The output should be limited to the line holding "Of the 4 side-length" and the lines after it through the end of the entries, each restated exactly.
Task material Block Start
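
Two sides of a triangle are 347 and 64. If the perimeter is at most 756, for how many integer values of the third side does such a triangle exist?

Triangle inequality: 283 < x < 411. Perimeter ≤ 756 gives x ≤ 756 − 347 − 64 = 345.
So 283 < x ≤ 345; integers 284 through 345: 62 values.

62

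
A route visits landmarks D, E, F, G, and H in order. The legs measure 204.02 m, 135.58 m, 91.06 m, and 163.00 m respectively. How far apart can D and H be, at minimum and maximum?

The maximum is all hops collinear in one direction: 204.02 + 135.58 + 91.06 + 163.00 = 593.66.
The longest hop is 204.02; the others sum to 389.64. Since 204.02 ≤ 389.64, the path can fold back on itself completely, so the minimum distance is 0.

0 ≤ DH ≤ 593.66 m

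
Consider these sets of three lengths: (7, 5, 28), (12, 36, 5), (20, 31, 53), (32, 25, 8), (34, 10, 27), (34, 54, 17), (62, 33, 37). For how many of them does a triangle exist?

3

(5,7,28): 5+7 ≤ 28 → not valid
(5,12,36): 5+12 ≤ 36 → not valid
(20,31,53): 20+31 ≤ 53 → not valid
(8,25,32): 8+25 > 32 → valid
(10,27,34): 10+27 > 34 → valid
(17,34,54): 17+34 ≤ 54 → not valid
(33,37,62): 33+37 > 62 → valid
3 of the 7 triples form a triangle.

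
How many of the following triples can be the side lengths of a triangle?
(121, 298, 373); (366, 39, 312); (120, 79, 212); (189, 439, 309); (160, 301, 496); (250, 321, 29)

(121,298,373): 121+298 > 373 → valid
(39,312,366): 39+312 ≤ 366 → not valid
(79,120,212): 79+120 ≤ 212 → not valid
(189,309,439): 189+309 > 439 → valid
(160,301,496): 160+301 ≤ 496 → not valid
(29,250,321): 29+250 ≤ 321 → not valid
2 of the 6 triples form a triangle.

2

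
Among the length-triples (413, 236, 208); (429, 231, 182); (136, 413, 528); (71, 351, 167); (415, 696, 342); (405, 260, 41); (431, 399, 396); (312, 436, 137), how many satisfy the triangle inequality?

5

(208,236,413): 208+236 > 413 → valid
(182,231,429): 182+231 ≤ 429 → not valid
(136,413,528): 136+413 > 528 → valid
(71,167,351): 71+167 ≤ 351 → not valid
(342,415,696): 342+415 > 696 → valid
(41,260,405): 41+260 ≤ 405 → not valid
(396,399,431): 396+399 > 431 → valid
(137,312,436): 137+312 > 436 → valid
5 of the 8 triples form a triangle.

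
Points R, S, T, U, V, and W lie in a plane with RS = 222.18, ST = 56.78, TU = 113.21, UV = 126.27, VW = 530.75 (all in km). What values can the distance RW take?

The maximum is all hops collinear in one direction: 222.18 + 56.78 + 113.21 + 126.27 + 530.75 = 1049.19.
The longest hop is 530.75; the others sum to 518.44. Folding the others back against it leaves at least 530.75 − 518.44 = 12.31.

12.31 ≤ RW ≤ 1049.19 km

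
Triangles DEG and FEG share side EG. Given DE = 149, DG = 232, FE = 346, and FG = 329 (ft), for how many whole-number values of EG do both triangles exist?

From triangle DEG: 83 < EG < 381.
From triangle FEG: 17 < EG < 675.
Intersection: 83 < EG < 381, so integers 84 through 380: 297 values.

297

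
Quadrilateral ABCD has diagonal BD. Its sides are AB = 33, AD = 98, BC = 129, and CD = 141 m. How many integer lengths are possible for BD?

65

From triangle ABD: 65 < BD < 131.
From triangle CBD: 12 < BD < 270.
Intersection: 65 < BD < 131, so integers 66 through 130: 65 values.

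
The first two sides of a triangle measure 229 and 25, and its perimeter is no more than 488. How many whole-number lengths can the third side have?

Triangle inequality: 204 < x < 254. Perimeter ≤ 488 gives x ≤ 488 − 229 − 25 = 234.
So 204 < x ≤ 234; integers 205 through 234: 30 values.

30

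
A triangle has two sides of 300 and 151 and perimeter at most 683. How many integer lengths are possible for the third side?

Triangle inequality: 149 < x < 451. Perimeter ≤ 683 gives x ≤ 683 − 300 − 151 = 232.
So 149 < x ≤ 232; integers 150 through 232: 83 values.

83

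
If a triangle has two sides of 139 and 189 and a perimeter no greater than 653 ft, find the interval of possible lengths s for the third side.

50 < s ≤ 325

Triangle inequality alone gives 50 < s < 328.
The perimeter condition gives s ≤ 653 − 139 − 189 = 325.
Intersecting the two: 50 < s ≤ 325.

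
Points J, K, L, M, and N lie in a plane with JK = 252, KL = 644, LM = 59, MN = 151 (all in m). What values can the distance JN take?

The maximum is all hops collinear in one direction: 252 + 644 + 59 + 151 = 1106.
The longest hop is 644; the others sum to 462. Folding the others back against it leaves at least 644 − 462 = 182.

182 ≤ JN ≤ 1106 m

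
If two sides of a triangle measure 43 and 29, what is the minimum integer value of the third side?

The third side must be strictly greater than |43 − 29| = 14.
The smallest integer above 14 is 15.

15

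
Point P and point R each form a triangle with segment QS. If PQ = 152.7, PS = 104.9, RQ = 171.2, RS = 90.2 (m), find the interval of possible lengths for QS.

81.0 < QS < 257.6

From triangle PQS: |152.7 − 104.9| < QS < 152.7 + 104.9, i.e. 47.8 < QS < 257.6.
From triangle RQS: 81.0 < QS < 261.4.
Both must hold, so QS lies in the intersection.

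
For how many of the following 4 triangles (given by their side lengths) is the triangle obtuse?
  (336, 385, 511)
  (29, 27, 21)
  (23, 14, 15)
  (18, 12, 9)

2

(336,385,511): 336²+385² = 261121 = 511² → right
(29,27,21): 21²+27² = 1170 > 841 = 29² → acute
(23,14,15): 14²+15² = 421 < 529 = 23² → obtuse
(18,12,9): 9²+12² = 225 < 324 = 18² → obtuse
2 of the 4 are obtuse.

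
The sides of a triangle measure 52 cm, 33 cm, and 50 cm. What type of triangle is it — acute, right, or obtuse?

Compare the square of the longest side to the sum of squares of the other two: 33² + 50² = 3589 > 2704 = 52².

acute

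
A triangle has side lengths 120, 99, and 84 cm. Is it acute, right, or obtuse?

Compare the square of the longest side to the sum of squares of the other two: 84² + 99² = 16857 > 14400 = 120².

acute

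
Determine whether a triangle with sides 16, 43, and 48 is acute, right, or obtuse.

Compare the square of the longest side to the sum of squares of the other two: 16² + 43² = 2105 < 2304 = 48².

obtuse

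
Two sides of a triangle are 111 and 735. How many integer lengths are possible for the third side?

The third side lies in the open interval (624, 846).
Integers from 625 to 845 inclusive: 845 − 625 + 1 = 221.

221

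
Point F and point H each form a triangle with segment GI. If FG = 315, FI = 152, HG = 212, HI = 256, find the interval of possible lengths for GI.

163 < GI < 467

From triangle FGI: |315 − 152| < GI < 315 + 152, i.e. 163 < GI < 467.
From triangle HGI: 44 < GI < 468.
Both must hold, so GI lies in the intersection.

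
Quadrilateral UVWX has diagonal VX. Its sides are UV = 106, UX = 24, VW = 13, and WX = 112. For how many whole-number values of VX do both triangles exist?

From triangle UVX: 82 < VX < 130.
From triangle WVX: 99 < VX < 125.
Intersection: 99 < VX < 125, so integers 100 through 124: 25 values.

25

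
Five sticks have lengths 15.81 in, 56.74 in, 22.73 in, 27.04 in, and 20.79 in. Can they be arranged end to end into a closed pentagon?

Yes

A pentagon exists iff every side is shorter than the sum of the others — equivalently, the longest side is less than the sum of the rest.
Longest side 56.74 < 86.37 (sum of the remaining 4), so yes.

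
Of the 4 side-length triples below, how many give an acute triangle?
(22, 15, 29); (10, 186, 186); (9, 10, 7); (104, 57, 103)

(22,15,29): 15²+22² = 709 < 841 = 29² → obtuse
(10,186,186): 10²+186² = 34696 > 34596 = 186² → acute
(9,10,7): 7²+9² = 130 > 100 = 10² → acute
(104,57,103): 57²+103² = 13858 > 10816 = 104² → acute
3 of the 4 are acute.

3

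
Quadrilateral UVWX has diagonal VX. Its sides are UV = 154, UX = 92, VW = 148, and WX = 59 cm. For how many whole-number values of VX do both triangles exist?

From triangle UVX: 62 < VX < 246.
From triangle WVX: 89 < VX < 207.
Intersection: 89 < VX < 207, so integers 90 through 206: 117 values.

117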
Task material Block End
## [Answer box]
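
Of the 4 side-length triples below, how many give an acute triangle?
(22, 15, 29); (10, 186, 186); (9, 10, 7); (104, 57, 103)

(22,15,29): 15²+22² = 709 < 841 = 29² → obtuse
(10,186,186): 10²+186² = 34696 > 34596 = 186² → acute
(9,10,7): 7²+9² = 130 > 100 = 10² → acute
(104,57,103): 57²+103² = 13858 > 10816 = 104² → acute
3 of the 4 are acute.

3

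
Quadrilateral UVWX has diagonal VX. Its sides are UV = 154, UX = 92, VW = 148, and WX = 59 cm. For how many whole-number values of VX do both triangles exist?

From triangle UVX: 62 < VX < 246.
From triangle WVX: 89 < VX < 207.
Intersection: 89 < VX < 207, so integers 90 through 206: 117 values.

117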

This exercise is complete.